Source records:
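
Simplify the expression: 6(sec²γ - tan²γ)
6(sec²γ - tan²γ) = 6 (using Pythagorean identity)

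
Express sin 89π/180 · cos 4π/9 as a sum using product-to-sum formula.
sin 89π/180 cos 4π/9 = (1/2)[sin(89π/180+4π/9) + sin(89π/180-4π/9)]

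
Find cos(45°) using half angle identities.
cos(45°) = √((1 + cos 90°)/2) = √2/2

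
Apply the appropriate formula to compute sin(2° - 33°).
sin(2° - 33°) = sin 2° cos 33° - cos 2° sin 33° = -0.515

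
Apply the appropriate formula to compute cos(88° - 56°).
cos(88° - 56°) = cos 88° cos 56° + sin 88° sin 56° = 0.848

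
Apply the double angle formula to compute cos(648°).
cos(648°) = 1 - 2sin²324° = 0.309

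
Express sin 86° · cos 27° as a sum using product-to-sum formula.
sin 86° cos 27° = (1/2)[sin(86°+27°) + sin(86°-27°)]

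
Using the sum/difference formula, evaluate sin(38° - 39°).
sin(38° - 39°) = sin 38° cos 39° - cos 38° sin 39° = -0.01745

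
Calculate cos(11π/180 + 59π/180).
cos(11π/180 + 59π/180) = cos 11π/180 cos 59π/180 - sin 11π/180 sin 59π/180 = 0.342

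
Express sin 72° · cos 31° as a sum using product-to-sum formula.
sin 72° cos 31° = (1/2)[sin(72°+31°) + sin(72°-31°)]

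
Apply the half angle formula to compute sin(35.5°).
sin(35.5°) = √((1 - cos 71°)/2) = 0.5807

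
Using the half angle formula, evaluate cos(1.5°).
cos(1.5°) = √((1 + cos 3°)/2) = 0.9997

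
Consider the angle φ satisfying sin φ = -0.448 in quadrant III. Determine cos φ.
cos φ = ±√(1 - sin²φ) = -0.894 (negative in QIII)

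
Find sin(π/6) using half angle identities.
sin(π/6) = √((1 - cos π/3)/2) = 1/2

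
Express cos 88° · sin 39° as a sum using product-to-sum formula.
cos 88° sin 39° = (1/2)[sin(88°+39°) - sin(88°-39°)]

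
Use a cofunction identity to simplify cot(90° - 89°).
cot(90° - 89°) = tan(89°)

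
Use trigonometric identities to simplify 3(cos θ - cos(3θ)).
3(cos θ - cos(3θ)) = 3(2 sin(2θ) sin θ) (using Sum-to-product)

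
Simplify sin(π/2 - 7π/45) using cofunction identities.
sin(π/2 - 7π/45) = cos(7π/45)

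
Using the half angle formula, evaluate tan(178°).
tan(178°) = sin 356° / (1 + cos 356°) = -0.03492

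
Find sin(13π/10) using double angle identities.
sin(13π/10) = 2 sin 13π/20 cos 13π/20 = -0.809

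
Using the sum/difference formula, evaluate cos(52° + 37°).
cos(52° + 37°) = cos 52° cos 37° - sin 52° sin 37° = 0.01745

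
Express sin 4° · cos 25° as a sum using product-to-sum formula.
sin 4° cos 25° = (1/2)[sin(4°+25°) + sin(4°-25°)]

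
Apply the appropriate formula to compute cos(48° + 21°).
cos(48° + 21°) = cos 48° cos 21° - sin 48° sin 21° = 0.3584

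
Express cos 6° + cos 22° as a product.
cos 6° + cos 22° = 2 cos(14°) cos(-8°)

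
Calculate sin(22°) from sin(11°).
sin(22°) = 2 sin 11° cos 11° = 0.3746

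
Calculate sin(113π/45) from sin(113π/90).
sin(113π/45) = 2 sin 113π/90 cos 113π/90 = 0.9994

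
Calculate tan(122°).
tan(122°) = -1.6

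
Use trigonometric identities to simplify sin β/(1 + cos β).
sin β/(1 + cos β) = tan(β/2) (using Half angle)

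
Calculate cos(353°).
cos(353°) = 0.9925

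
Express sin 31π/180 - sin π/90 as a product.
sin 31π/180 - sin π/90 = 2 cos(11π/120) sin(29π/360)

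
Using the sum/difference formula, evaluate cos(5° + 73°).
cos(5° + 73°) = cos 5° cos 73° - sin 5° sin 73° = 0.2079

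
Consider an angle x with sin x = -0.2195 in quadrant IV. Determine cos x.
cos x = √(1 - sin²x) = 0.9756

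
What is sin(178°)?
sin(178°) = 0.0349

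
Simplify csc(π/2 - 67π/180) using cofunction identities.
csc(π/2 - 67π/180) = sec(67π/180)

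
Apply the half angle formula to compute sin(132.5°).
sin(132.5°) = √((1 - cos 265°)/2) = 0.7373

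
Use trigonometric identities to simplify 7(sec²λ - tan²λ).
7(sec²λ - tan²λ) = 7 (using Pythagorean identity)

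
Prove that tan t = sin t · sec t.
RHS = sin t · (1/cos t) = sin t/cos t = tan t = LHS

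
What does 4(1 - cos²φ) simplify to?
4(1 - cos²φ) = 4(sin²φ) (using Pythagorean identity)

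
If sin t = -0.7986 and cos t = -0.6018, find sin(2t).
sin(2t) = 2 sin t cos t = 0.9612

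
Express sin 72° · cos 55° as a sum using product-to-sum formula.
sin 72° cos 55° = (1/2)[sin(72°+55°) + sin(72°-55°)]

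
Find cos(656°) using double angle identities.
cos(656°) = cos²328° - sin²328° = 0.4384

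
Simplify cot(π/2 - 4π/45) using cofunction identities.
cot(π/2 - 4π/45) = tan(4π/45)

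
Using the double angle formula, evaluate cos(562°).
cos(562°) = cos²281° - sin²281° = -0.9272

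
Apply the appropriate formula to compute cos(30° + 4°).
cos(30° + 4°) = cos 30° cos 4° - sin 30° sin 4° = 0.829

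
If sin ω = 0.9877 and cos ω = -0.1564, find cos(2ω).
cos(2ω) = cos²ω - sin²ω = -0.9511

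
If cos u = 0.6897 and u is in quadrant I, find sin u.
sin u = 0.7241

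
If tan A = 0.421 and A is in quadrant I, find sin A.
sin A = 0.388 (using tan²A + 1 = sec²A)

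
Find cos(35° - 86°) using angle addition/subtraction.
cos(35° - 86°) = cos 35° cos 86° + sin 35° sin 86° = 0.6293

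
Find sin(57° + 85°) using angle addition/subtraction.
sin(57° + 85°) = sin 57° cos 85° + cos 57° sin 85° = 0.6157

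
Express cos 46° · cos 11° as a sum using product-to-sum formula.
cos 46° cos 11° = (1/2)[cos(46°-11°) + cos(46°+11°)]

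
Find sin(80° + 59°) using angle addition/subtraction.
sin(80° + 59°) = sin 80° cos 59° + cos 80° sin 59° = 0.6561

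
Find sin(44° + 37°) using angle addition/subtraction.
sin(44° + 37°) = sin 44° cos 37° + cos 44° sin 37° = 0.9877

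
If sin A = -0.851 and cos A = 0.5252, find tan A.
tan A = sin A / cos A = -1.62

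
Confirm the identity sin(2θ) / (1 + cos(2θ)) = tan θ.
LHS = 2 sin θ cos θ / (2cos²θ) = sin θ/cos θ = tan θ = RHS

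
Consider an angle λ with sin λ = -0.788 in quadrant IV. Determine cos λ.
cos λ = √(1 - sin²λ) = 0.6157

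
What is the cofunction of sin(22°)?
sin(22°) = cos(90° - 22°) = cos(68°)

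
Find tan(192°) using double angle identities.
tan(192°) = 2 tan 96° / (1 - tan²96°) = 0.2126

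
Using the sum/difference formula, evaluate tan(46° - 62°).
tan(46° - 62°) = (tan 46° - tan 62°)/(1 + tan 46° tan 62°) = -0.2867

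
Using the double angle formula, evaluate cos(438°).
cos(438°) = cos²219° - sin²219° = 0.2079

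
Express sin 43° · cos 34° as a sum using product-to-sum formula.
sin 43° cos 34° = (1/2)[sin(43°+34°) + sin(43°-34°)]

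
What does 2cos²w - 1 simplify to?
2cos²w - 1 = cos(2w) (using Double angle)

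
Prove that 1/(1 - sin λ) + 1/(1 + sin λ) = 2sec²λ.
LHS = [(1 + sin λ) + (1 - sin λ)] / [(1 - sin λ)(1 + sin λ)] = 2/(1 - sin²λ) = 2/cos²λ = 2sec²λ = RHS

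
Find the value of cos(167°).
cos(167°) = -0.9744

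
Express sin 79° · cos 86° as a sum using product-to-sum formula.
sin 79° cos 86° = (1/2)[sin(79°+86°) + sin(79°-86°)]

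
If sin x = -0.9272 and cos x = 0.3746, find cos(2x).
cos(2x) = cos²x - sin²x = -0.7194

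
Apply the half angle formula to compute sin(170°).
sin(170°) = √((1 - cos 340°)/2) = 0.1736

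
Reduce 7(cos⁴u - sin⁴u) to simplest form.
7(cos⁴u - sin⁴u) = 7(cos(2u)) (using Factoring + double angle)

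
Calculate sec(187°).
sec(187°) = -1.008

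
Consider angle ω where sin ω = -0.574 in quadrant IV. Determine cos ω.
cos ω = √(1 - sin²ω) = 0.8189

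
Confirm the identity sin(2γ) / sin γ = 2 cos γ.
LHS = 2 sin γ cos γ / sin γ = 2 cos γ = RHS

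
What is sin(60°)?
sin(60°) = √3/2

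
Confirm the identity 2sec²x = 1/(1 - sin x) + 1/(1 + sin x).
RHS = [(1 + sin x) + (1 - sin x)] / [(1 - sin x)(1 + sin x)] = 2/(1 - sin²x) = 2/cos²x = 2sec²x = LHS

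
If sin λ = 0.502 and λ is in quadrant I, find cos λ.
cos λ = 0.8649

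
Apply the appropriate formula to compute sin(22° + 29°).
sin(22° + 29°) = sin 22° cos 29° + cos 22° sin 29° = 0.7771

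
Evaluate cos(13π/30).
cos(13π/30) = 0.2079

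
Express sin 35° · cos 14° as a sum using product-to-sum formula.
sin 35° cos 14° = (1/2)[sin(35°+14°) + sin(35°-14°)]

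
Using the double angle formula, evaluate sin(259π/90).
sin(259π/90) = 2 sin 259π/180 cos 259π/180 = 0.3746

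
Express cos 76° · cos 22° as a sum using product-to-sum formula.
cos 76° cos 22° = (1/2)[cos(76°-22°) + cos(76°+22°)]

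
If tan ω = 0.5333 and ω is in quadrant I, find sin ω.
sin ω = 0.4706 (using tan²ω + 1 = sec²ω)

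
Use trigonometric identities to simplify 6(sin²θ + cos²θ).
6(sin²θ + cos²θ) = 6 (using Pythagorean identity)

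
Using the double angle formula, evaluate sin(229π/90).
sin(229π/90) = 2 sin 229π/180 cos 229π/180 = 0.9903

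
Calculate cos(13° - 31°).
cos(13° - 31°) = cos 13° cos 31° + sin 13° sin 31° = 0.9511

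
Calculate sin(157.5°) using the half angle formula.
sin(157.5°) = √((1 - cos 315°)/2) = √(2-√2)/2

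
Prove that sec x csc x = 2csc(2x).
RHS = 2/sin(2x) = 2/(2 sin x cos x) = 1/(sin x cos x) = (1/cos x)(1/sin x) = sec x csc x = LHS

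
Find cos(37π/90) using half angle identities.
cos(37π/90) = √((1 + cos 37π/45)/2) = 0.2756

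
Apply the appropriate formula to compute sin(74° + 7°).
sin(74° + 7°) = sin 74° cos 7° + cos 74° sin 7° = 0.9877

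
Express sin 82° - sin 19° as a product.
sin 82° - sin 19° = 2 cos(50.5°) sin(31.5°)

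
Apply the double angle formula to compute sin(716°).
sin(716°) = 2 sin 358° cos 358° = -0.06976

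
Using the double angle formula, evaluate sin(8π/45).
sin(8π/45) = 2 sin 4π/45 cos 4π/45 = 0.5299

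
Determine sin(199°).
sin(199°) = -0.3256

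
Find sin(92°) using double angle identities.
sin(92°) = 2 sin 46° cos 46° = 0.9994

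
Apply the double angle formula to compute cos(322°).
cos(322°) = 1 - 2sin²161° = 0.788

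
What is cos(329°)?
cos(329°) = 0.8572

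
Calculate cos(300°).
cos(300°) = 1/2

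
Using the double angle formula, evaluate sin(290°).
sin(290°) = 2 sin 145° cos 145° = -0.9397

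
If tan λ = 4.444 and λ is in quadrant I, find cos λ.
cos λ = 0.2195 (using tan²λ + 1 = sec²λ)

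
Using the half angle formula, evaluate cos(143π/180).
cos(143π/180) = -√((1 + cos 143π/90)/2) = -0.7986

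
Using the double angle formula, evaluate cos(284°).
cos(284°) = cos²142° - sin²142° = 0.2419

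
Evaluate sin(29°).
sin(29°) = 0.4848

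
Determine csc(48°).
csc(48°) = 1.346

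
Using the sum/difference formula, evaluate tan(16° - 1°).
tan(16° - 1°) = (tan 16° - tan 1°)/(1 + tan 16° tan 1°) = 2-√3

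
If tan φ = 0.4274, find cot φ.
cot φ = 1/tan φ = 2.34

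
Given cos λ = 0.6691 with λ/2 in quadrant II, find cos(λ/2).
cos(λ/2) = ±√((1 + cos λ)/2); negative since λ/2 ∈ QII, so cos(λ/2) = -0.9135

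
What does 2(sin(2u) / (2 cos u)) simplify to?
2(sin(2u) / (2 cos u)) = 2(sin u) (using Double angle)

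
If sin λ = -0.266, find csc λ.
csc λ = 1/sin λ = -3.759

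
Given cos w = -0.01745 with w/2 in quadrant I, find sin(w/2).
sin(w/2) = ±√((1 - cos w)/2); positive since w/2 ∈ QI, so sin(w/2) = 0.7132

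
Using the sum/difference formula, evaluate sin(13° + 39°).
sin(13° + 39°) = sin 13° cos 39° + cos 13° sin 39° = 0.788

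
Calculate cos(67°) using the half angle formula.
cos(67°) = √((1 + cos 134°)/2) = 0.3907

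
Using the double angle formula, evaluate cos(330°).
cos(330°) = cos²165° - sin²165° = √3/2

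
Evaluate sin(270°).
sin(270°) = -1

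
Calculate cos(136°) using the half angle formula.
cos(136°) = -√((1 + cos 272°)/2) = -0.7193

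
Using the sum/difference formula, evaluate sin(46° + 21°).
sin(46° + 21°) = sin 46° cos 21° + cos 46° sin 21° = 0.9205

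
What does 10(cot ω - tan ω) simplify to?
10(cot ω - tan ω) = 10(2 cot(2ω)) (using Double angle)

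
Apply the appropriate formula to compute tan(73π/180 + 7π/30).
tan(73π/180 + 7π/30) = (tan 73π/180 + tan 7π/30)/(1 - tan 73π/180 tan 7π/30) = -2.145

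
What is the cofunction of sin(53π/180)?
sin(53π/180) = cos(π/2 - 53π/180) = cos(37π/180)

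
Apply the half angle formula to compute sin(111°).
sin(111°) = √((1 - cos 222°)/2) = 0.9336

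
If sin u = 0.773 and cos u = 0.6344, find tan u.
tan u = sin u / cos u = 1.218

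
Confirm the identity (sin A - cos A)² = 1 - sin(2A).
LHS = sin²A - 2 sin A cos A + cos²A = (sin²A + cos²A) - 2 sin A cos A = 1 - sin(2A) = RHS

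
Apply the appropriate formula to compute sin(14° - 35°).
sin(14° - 35°) = sin 14° cos 35° - cos 14° sin 35° = -0.3584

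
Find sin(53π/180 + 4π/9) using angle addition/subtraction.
sin(53π/180 + 4π/9) = sin 53π/180 cos 4π/9 + cos 53π/180 sin 4π/9 = 0.7314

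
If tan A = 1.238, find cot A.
cot A = 1/tan A = 0.8078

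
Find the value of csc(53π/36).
csc(53π/36) = -1.004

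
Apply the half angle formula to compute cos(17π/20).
cos(17π/20) = -√((1 + cos 17π/10)/2) = -0.891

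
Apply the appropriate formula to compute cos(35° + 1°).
cos(35° + 1°) = cos 35° cos 1° - sin 35° sin 1° = 0.809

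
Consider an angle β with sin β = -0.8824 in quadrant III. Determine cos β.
cos β = ±√(1 - sin²β) = -0.4705 (negative in QIII)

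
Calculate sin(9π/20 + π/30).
sin(9π/20 + π/30) = sin 9π/20 cos π/30 + cos 9π/20 sin π/30 = 0.9986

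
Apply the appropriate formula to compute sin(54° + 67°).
sin(54° + 67°) = sin 54° cos 67° + cos 54° sin 67° = 0.8572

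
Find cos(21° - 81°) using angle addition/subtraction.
cos(21° - 81°) = cos 21° cos 81° + sin 21° sin 81° = 1/2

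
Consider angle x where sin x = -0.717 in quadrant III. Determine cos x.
cos x = ±√(1 - sin²x) = -0.6971 (negative in QIII)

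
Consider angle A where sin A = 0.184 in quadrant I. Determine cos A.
cos A = √(1 - sin²A) = 0.9829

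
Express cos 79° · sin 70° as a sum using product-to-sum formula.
cos 79° sin 70° = (1/2)[sin(79°+70°) - sin(79°-70°)]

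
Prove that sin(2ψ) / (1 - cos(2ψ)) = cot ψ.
LHS = 2 sin ψ cos ψ / (2sin²ψ) = cos ψ/sin ψ = cot ψ = RHS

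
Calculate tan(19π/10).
tan(19π/10) = -0.3249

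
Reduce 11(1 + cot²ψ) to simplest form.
11(1 + cot²ψ) = 11(csc²ψ) (using Pythagorean identity)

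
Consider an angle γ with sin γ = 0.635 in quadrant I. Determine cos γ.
cos γ = √(1 - sin²γ) = 0.7725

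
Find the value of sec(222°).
sec(222°) = -1.346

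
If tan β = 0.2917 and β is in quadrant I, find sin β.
sin β = 0.28 (using tan²β + 1 = sec²β)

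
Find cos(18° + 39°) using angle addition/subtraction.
cos(18° + 39°) = cos 18° cos 39° - sin 18° sin 39° = 0.5446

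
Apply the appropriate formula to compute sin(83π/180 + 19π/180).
sin(83π/180 + 19π/180) = sin 83π/180 cos 19π/180 + cos 83π/180 sin 19π/180 = 0.9781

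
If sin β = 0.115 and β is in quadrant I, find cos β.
cos β = 0.9934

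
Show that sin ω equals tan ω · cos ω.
RHS = (sin ω/cos ω) · cos ω = sin ω = LHS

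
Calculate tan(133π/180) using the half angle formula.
tan(133π/180) = sin 133π/90 / (1 + cos 133π/90) = -1.072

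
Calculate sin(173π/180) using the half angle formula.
sin(173π/180) = √((1 - cos 173π/90)/2) = 0.1219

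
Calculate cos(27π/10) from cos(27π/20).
cos(27π/10) = cos²27π/20 - sin²27π/20 = -0.5878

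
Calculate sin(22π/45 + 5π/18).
sin(22π/45 + 5π/18) = sin 22π/45 cos 5π/18 + cos 22π/45 sin 5π/18 = 0.6691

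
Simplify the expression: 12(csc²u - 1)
12(csc²u - 1) = 12(cot²u) (using Pythagorean identity)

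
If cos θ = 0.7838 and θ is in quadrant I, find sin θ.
sin θ = 0.621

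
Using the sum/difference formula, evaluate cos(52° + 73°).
cos(52° + 73°) = cos 52° cos 73° - sin 52° sin 73° = -0.5736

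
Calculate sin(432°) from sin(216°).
sin(432°) = 2 sin 216° cos 216° = 0.9511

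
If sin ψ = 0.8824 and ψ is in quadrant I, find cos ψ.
cos ψ = 0.4705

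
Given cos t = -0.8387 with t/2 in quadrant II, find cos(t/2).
cos(t/2) = ±√((1 + cos t)/2); negative since t/2 ∈ QII, so cos(t/2) = -0.284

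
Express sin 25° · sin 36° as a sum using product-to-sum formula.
sin 25° sin 36° = (1/2)[cos(25°-36°) - cos(25°+36°)]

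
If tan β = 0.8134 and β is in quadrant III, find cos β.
cos β = -0.7758 (using tan²β + 1 = sec²β)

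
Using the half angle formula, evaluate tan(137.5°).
tan(137.5°) = sin 275° / (1 + cos 275°) = -0.9163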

DESCRIPTION OF THE TASK:
Every line from the one containing "Express sin 25°" through the last line of the entries above must be output exactly. Leave the rest out.

FINISHED TASK:
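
Express sin 25° · sin 36° as a sum using product-to-sum formula.
sin 25° sin 36° = (1/2)[cos(25°-36°) - cos(25°+36°)]

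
If tan β = 0.8134 and β is in quadrant III, find cos β.
cos β = -0.7758 (using tan²β + 1 = sec²β)

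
Using the half angle formula, evaluate tan(137.5°).
tan(137.5°) = sin 275° / (1 + cos 275°) = -0.9163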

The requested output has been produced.